What you need to do:
Beginning at the line containing "- Sven is booked" in the material below and ending at the line containing "- Thandi can", return each line exactly and add nothing.

- Opening Delimiter -

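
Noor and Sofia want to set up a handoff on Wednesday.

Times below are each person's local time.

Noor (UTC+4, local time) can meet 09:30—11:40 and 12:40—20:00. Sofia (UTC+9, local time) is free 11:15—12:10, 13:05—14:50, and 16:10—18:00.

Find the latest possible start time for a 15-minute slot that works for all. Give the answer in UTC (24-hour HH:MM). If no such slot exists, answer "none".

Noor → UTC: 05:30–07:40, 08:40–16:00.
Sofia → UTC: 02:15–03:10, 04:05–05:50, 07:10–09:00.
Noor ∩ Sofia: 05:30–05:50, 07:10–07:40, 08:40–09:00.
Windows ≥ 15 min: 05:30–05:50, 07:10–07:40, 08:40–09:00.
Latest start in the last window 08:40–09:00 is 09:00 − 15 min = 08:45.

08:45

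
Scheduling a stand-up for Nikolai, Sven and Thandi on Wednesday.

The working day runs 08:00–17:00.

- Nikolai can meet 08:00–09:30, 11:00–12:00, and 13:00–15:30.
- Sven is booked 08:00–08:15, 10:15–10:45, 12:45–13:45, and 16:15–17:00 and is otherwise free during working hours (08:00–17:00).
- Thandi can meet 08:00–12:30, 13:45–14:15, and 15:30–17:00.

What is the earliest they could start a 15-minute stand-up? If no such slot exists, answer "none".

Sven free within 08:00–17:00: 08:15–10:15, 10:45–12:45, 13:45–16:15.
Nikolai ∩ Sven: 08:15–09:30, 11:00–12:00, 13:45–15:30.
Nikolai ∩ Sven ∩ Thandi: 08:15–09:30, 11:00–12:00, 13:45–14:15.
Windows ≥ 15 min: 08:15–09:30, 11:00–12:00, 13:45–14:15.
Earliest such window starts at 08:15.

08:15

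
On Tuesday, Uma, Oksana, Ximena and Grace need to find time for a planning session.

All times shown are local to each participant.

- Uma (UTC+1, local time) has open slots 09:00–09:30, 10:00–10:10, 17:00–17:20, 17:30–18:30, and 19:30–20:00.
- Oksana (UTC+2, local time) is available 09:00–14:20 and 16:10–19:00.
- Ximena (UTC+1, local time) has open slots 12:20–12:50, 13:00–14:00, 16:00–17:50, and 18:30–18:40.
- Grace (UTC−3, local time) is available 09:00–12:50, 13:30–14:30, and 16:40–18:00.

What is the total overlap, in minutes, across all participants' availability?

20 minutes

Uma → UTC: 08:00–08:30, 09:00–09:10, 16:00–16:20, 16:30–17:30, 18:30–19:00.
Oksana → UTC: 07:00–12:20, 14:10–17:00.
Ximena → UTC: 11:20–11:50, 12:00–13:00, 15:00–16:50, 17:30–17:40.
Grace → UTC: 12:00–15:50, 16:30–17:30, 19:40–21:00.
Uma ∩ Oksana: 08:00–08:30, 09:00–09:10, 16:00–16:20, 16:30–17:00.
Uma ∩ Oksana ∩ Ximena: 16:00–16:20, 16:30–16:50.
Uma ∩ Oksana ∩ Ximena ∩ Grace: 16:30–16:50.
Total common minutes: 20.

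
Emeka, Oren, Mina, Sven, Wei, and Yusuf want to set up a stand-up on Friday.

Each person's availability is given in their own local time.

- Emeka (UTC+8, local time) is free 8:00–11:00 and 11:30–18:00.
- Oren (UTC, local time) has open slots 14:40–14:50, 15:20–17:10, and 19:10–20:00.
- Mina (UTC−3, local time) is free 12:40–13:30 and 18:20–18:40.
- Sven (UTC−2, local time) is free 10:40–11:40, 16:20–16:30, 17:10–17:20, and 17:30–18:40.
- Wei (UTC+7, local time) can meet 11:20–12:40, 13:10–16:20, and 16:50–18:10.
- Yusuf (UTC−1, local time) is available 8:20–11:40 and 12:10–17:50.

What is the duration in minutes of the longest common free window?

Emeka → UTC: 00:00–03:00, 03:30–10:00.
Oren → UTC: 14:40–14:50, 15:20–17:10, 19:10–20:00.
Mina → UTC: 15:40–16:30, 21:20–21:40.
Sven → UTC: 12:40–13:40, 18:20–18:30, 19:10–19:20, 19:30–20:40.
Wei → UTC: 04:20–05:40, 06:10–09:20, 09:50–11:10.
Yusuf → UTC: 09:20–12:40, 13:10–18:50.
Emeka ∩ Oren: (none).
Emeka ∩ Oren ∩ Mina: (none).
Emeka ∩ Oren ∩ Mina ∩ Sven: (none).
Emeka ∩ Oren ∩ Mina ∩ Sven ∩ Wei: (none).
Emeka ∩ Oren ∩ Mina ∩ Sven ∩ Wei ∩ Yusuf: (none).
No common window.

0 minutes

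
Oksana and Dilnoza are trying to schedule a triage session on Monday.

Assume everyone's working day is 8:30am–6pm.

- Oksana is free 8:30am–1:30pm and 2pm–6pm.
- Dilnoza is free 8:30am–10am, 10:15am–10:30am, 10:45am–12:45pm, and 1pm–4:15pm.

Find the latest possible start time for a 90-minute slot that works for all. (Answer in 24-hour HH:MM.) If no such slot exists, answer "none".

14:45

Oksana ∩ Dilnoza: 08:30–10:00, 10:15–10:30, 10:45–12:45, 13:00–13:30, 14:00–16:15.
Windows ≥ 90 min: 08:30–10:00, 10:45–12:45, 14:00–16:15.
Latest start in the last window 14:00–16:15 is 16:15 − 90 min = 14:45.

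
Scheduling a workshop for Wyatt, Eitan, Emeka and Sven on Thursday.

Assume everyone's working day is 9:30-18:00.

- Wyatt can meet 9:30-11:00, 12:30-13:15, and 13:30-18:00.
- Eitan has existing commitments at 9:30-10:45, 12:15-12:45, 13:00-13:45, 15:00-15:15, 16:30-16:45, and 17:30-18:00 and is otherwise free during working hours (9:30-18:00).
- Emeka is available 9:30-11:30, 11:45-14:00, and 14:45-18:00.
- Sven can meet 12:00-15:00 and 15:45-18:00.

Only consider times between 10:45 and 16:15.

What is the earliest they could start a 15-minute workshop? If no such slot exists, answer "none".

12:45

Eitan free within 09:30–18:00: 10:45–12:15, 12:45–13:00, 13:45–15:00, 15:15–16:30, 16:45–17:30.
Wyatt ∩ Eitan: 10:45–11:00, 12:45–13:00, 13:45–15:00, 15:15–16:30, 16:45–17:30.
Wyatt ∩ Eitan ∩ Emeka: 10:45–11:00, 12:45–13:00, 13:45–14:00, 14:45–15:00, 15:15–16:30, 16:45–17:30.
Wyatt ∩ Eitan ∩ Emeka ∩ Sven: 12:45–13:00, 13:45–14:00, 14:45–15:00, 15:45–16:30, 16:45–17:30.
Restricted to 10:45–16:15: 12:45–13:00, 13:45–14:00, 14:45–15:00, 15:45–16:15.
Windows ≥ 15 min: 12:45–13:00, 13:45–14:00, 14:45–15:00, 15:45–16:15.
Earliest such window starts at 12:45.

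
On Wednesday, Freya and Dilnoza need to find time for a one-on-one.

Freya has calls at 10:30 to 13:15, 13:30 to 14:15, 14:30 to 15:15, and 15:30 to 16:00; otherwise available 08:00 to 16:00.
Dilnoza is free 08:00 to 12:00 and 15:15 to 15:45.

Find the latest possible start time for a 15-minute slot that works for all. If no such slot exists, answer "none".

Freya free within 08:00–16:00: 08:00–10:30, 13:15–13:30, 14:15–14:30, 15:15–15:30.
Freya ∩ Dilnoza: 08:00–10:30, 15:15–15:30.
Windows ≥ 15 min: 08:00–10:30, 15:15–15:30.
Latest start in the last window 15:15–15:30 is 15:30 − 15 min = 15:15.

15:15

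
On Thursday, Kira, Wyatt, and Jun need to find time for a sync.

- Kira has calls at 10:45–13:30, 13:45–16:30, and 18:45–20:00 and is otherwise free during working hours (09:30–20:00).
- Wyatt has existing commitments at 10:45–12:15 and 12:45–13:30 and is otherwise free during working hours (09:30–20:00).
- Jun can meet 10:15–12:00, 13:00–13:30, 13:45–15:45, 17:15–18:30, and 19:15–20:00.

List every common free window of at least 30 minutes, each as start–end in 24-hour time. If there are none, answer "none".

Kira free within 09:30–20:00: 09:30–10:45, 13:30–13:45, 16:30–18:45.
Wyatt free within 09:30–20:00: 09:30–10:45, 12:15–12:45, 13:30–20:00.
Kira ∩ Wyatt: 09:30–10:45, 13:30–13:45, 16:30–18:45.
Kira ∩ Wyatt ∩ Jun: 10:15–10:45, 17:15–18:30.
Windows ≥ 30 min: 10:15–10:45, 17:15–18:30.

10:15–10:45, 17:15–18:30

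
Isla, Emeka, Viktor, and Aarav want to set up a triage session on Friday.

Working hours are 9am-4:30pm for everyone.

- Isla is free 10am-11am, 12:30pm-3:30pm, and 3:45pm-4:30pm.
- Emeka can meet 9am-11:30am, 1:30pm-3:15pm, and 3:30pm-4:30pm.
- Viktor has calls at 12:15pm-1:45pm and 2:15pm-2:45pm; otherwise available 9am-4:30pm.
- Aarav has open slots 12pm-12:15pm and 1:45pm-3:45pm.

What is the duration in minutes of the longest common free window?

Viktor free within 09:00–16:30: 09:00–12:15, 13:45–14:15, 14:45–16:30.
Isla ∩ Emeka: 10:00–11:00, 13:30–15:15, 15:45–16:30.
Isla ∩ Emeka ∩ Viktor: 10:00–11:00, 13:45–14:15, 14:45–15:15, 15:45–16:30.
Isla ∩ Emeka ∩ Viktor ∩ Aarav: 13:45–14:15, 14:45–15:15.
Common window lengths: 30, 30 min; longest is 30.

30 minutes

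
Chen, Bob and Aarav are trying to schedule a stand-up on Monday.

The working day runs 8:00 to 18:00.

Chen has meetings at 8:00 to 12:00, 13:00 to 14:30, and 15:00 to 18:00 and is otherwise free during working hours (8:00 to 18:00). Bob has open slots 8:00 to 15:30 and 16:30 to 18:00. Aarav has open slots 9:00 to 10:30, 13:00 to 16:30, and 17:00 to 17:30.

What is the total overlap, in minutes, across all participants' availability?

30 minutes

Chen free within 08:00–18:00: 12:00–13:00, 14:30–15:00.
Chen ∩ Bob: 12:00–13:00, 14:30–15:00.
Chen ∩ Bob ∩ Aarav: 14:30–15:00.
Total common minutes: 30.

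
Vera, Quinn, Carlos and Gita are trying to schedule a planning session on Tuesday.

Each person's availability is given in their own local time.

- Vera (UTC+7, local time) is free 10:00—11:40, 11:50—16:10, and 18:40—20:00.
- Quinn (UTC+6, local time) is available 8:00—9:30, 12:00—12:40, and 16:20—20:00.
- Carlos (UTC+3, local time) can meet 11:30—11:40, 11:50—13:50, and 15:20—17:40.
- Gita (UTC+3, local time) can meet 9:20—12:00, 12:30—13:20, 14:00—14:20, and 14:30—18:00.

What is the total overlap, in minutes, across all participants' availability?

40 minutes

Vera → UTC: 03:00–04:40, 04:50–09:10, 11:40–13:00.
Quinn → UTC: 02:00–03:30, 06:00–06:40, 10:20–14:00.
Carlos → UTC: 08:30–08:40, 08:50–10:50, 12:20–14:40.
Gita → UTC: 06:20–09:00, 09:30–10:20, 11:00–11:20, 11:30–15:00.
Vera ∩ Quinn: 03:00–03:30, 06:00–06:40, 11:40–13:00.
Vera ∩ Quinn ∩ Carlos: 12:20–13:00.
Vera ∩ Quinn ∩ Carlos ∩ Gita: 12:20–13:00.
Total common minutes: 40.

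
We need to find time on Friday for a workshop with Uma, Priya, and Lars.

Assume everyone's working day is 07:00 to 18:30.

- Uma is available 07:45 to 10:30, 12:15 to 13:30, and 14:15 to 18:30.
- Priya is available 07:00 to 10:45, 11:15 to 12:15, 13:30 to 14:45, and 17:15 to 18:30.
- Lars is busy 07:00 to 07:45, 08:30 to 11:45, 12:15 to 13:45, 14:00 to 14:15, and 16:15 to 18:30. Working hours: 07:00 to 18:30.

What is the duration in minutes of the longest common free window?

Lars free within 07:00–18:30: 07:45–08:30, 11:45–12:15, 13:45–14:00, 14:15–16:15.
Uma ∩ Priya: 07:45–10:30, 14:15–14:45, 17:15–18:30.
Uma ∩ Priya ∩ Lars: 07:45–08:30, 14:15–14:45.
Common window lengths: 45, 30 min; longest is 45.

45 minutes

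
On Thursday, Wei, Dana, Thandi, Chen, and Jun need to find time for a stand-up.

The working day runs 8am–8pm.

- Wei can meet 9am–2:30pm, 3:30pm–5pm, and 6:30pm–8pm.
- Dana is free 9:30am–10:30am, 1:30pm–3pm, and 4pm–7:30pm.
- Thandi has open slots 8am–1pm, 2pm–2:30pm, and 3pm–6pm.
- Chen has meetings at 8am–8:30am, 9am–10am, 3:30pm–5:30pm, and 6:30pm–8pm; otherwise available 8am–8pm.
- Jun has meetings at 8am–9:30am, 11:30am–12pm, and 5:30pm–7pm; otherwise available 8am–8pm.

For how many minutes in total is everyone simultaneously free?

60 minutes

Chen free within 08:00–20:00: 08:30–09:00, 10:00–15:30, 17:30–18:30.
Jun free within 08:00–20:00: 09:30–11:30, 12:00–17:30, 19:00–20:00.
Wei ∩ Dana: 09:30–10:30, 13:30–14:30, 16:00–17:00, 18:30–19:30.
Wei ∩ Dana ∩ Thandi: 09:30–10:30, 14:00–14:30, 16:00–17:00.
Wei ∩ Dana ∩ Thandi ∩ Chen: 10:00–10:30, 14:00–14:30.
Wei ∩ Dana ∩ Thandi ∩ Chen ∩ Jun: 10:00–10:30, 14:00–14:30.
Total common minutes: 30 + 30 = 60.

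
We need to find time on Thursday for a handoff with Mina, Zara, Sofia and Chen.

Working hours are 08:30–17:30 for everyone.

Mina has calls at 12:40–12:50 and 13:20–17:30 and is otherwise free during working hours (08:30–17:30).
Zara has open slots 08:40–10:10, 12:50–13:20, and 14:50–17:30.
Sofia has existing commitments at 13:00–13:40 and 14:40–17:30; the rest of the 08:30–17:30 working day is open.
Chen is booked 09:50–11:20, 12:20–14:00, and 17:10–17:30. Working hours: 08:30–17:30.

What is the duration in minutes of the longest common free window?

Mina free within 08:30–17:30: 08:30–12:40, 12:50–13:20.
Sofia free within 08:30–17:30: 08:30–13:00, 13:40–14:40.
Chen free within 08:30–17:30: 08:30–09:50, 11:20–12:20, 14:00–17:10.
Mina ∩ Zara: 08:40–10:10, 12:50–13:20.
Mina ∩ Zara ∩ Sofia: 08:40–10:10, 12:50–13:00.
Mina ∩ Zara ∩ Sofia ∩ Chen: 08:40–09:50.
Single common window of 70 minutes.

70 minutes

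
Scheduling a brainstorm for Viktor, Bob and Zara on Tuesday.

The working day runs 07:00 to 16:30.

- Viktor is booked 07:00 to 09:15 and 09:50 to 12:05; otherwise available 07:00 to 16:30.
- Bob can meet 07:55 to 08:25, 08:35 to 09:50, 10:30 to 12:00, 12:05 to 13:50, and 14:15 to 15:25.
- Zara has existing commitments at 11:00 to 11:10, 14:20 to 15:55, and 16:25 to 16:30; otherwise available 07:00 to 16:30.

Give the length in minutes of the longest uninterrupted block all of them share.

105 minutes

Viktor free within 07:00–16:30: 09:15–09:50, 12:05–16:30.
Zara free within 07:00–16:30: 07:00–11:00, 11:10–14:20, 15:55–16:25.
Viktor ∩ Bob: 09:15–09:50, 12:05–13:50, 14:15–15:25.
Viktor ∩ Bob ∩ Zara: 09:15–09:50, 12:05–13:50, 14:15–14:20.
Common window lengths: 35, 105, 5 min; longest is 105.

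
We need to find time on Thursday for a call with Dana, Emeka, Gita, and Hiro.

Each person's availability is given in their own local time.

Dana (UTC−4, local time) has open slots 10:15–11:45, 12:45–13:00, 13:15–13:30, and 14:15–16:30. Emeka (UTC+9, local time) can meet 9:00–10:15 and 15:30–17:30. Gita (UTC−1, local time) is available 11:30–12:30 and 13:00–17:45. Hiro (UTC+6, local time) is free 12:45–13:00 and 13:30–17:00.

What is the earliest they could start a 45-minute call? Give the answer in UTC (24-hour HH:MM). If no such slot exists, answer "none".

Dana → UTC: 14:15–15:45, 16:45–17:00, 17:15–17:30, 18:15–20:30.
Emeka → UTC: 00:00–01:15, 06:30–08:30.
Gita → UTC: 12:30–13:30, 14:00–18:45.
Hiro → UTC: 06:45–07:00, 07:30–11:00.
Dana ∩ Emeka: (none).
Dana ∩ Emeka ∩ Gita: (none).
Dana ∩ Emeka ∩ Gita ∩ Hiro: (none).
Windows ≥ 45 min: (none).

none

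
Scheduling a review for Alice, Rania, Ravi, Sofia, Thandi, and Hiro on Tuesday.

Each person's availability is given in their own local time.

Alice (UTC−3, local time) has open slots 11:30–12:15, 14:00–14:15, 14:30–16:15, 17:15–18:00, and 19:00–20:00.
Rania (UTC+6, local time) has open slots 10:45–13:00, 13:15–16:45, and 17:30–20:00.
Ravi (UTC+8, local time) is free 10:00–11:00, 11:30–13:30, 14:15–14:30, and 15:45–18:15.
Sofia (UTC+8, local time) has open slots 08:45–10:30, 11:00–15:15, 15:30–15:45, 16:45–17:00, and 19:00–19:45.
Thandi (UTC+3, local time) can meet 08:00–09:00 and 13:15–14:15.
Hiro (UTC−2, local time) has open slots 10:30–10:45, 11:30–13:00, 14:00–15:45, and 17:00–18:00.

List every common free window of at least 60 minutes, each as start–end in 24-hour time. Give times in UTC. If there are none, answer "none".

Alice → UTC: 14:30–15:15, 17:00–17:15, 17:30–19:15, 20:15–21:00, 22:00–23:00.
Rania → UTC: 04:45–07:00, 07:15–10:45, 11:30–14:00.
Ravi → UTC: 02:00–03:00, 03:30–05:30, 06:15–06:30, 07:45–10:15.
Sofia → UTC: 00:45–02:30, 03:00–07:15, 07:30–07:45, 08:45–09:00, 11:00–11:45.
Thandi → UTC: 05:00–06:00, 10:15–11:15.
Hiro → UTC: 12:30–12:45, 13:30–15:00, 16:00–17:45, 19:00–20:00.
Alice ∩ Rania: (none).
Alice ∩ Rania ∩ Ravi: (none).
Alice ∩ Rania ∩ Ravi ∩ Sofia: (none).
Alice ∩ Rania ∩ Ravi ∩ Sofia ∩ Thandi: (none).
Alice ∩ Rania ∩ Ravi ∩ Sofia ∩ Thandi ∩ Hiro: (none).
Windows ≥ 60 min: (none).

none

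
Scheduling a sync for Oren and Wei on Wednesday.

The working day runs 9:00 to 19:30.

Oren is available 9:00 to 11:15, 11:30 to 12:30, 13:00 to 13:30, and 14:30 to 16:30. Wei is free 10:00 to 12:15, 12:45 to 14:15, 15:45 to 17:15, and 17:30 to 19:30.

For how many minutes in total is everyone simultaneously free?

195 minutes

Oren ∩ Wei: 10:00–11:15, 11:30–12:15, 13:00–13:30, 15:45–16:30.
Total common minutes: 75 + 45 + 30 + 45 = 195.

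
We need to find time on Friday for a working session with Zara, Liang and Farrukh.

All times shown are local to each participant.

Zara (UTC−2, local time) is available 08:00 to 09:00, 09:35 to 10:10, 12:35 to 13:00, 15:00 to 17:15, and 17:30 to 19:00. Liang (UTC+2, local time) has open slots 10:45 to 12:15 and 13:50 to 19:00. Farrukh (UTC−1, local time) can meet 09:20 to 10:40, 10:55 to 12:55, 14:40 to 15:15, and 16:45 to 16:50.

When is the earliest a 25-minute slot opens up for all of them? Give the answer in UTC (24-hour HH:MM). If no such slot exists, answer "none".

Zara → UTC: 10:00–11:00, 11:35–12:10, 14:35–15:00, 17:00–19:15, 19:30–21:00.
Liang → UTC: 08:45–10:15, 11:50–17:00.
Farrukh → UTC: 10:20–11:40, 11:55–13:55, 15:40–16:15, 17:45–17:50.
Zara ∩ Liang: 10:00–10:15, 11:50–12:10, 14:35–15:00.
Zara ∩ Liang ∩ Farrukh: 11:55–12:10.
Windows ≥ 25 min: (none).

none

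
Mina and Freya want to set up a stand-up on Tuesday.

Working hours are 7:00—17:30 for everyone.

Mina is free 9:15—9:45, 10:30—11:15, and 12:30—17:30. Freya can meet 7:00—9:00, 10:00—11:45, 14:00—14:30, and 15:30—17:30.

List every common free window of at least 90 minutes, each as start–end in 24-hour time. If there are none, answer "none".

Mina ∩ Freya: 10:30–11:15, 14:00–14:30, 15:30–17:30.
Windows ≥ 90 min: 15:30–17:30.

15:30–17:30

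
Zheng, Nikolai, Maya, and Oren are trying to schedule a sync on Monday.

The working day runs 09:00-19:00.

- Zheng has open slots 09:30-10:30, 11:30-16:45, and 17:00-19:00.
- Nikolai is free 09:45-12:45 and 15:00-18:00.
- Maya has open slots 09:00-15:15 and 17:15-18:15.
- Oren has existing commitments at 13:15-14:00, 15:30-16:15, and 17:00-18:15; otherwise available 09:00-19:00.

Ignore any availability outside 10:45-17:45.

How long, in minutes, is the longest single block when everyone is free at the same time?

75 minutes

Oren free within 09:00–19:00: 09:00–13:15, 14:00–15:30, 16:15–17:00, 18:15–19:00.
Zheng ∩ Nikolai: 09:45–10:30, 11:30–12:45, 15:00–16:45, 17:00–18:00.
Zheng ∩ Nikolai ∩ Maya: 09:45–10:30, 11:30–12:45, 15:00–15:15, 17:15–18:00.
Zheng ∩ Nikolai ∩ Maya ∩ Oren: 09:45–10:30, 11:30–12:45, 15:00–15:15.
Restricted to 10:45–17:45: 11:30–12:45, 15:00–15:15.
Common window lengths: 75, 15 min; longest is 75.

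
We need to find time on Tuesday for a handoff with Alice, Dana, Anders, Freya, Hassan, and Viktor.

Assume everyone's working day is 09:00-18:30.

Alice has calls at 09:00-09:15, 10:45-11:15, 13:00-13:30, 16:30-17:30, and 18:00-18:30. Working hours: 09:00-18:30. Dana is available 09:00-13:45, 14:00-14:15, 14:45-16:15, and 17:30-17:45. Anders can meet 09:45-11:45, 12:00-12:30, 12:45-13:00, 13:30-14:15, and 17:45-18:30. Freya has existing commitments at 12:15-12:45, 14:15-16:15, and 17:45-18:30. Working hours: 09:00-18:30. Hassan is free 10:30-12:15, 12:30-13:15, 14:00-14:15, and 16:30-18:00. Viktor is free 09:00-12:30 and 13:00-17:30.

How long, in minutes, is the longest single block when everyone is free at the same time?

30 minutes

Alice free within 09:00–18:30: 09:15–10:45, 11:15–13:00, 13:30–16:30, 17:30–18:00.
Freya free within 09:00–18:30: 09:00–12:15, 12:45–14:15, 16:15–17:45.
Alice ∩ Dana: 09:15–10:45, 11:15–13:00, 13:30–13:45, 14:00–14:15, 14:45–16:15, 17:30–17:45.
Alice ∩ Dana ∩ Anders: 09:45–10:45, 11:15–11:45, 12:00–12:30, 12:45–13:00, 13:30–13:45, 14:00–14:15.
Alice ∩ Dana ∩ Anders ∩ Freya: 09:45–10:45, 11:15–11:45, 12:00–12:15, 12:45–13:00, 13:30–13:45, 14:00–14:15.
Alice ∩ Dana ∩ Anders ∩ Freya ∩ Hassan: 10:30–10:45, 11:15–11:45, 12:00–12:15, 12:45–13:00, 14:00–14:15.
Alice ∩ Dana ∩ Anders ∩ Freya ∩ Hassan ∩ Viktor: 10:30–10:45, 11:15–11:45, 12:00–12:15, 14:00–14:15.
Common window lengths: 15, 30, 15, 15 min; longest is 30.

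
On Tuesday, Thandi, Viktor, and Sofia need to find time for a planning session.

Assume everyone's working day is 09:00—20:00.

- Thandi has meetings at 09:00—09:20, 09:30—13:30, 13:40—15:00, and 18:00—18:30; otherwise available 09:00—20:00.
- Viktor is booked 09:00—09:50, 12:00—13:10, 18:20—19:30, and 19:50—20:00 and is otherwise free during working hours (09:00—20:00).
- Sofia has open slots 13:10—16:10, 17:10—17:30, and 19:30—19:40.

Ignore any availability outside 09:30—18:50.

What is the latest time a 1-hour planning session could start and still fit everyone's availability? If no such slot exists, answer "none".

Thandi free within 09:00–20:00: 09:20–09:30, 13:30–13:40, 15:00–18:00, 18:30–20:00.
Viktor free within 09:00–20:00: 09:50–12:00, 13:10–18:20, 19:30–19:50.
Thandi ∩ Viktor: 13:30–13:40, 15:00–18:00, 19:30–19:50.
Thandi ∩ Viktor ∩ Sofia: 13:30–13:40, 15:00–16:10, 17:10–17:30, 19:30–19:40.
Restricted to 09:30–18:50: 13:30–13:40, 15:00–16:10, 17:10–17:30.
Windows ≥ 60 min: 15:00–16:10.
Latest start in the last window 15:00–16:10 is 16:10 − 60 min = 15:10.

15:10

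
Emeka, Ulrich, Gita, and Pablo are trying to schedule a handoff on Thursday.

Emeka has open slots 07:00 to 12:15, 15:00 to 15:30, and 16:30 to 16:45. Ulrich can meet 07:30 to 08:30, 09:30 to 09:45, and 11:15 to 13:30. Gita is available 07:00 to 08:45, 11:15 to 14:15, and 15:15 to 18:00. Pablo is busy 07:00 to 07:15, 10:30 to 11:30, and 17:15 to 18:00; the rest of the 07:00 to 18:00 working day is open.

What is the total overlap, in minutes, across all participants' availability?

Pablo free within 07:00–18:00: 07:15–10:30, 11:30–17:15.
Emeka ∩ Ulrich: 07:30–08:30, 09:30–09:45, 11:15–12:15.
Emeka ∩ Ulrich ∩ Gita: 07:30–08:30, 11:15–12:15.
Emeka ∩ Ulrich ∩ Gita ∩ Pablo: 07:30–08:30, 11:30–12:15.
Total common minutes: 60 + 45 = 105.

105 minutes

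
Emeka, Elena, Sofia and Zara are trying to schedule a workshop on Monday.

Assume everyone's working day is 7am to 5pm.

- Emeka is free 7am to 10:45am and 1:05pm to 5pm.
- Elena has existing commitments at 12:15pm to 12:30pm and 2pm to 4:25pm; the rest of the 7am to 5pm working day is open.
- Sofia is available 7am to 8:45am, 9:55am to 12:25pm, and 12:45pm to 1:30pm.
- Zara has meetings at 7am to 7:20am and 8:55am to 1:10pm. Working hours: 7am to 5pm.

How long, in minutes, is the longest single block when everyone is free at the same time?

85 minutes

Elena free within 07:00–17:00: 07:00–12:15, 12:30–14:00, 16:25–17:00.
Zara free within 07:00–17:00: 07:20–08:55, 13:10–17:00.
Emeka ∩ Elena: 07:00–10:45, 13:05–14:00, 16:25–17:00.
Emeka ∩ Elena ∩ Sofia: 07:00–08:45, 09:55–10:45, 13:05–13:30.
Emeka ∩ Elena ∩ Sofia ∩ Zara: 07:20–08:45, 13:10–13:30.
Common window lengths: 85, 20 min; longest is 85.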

- Closing Delimiter -

Problem solution:
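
- Sven is booked 08:00–08:15, 10:15–10:45, 12:45–13:45, and 16:15–17:00 and is otherwise free during working hours (08:00–17:00).
- Thandi can meet 08:00–12:30, 13:45–14:15, and 15:30–17:00.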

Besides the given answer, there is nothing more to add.